List each line of the data that holds the string "What".

Dataset extract:
* * * * * * * * *

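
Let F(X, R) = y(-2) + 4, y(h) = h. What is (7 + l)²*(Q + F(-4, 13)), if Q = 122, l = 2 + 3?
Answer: 17856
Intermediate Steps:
F(X, R) = 2 (F(X, R) = -2 + 4 = 2)
l = 5
(7 + l)²*(Q + F(-4, 13)) = (7 + 5)²*(122 + 2) = 12²*124 = 144*124 = 17856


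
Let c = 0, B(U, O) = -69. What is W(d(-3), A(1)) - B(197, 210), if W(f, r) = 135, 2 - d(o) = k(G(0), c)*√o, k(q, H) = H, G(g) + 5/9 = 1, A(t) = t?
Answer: 204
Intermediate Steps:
G(g) = 4/9 (G(g) = -5/9 + 1 = 4/9)
d(o) = 2 (d(o) = 2 - 0*√o = 2 - 1*0 = 2 + 0 = 2)
W(d(-3), A(1)) - B(197, 210) = 135 - 1*(-69) = 135 + 69 = 204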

* * * * * * * * *

Solution for this problem:
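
Let F(X, R) = y(-2) + 4, y(h) = h. What is (7 + l)²*(Q + F(-4, 13)), if Q = 122, l = 2 + 3?
Let c = 0, B(U, O) = -69. What is W(d(-3), A(1)) - B(197, 210), if W(f, r) = 135, 2 - d(o) = k(G(0), c)*√o, k(q, H) = H, G(g) + 5/9 = 1, A(t) = t?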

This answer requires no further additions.